[AIM OF THE EXERCISE]: Go to the line in the data below that contains "Consider a particle". Write it out exactly, along with every later line through the last, and nothing else.

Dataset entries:
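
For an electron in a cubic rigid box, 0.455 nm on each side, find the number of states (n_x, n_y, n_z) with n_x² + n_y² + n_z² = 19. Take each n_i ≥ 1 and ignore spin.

The level has n_x² + n_y² + n_z² = 19. The ordered positive-integer solutions are (1, 3, 3), (3, 1, 3), (3, 3, 1).
That gives 3 states.

degeneracy = 3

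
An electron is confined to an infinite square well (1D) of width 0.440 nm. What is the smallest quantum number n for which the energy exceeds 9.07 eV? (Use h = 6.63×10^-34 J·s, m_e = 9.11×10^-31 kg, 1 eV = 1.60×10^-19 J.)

n = 3

E_1 = h²/(8m_eL²) = 3.115×10^-19 J = 1.947 eV.
Need n² > 9.07/1.947 = 4.658, i.e. n > 2.158.
The smallest integer satisfying this is n = 3.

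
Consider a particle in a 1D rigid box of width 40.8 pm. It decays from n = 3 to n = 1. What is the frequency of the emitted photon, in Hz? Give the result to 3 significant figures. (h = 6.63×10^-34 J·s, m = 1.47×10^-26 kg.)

f = 2.71×10^13 Hz

E_1 = h²/(8mL²) = 2.245×10^-21 J and ΔE = (3² − 1²)E_1 = 1.796×10^-20 J.
f = ΔE/h = 1.796×10^-20/6.63×10^-34 = 2.71×10^13 Hz.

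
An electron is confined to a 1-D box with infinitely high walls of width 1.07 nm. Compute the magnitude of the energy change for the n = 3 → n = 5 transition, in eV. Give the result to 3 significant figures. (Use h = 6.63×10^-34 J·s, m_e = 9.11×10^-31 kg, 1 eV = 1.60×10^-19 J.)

|ΔE| = 5.27 eV

E_1 = h²/(8m_eL²) = 5.268×10^-20 J.
|ΔE| = |3² − 5²|·E_1 = 16·5.268×10^-20 J = 8.429×10^-19 J = 5.27 eV.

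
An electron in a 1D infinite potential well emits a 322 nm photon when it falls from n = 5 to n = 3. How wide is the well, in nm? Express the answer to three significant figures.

L = 1.25 nm

The photon carries ΔE = hc/λ = 6.626×10^-34·2.998×10^8/3.22×10^-7 m = 6.169×10^-19 J.
Since ΔE = (5² − 3²)E_1, E_1 = 3.856×10^-20 J, and L = h/√(8m_eE_1) = 1.25×10^-9 m = 1.25 nm.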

[OUTPUT OF THE TASK]:
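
Consider a particle in a 1D rigid box of width 40.8 pm. It decays from n = 3 to n = 1. What is the frequency of the emitted photon, in Hz? Give the result to 3 significant figures. (h = 6.63×10^-34 J·s, m = 1.47×10^-26 kg.)

f = 2.71×10^13 Hz

E_1 = h²/(8mL²) = 2.245×10^-21 J and ΔE = (3² − 1²)E_1 = 1.796×10^-20 J.
f = ΔE/h = 1.796×10^-20/6.63×10^-34 = 2.71×10^13 Hz.

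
An electron is confined to a 1-D box with infinitely high walls of width 1.07 nm. Compute the magnitude of the energy change for the n = 3 → n = 5 transition, in eV. Give the result to 3 significant figures. (Use h = 6.63×10^-34 J·s, m_e = 9.11×10^-31 kg, 1 eV = 1.60×10^-19 J.)

|ΔE| = 5.27 eV

E_1 = h²/(8m_eL²) = 5.268×10^-20 J.
|ΔE| = |3² − 5²|·E_1 = 16·5.268×10^-20 J = 8.429×10^-19 J = 5.27 eV.

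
An electron in a 1D infinite potential well emits a 322 nm photon when it falls from n = 5 to n = 3. How wide is the well, in nm? Express the answer to three significant figures.

L = 1.25 nm

The photon carries ΔE = hc/λ = 6.626×10^-34·2.998×10^8/3.22×10^-7 m = 6.169×10^-19 J.
Since ΔE = (5² − 3²)E_1, E_1 = 3.856×10^-20 J, and L = h/√(8m_eE_1) = 1.25×10^-9 m = 1.25 nm.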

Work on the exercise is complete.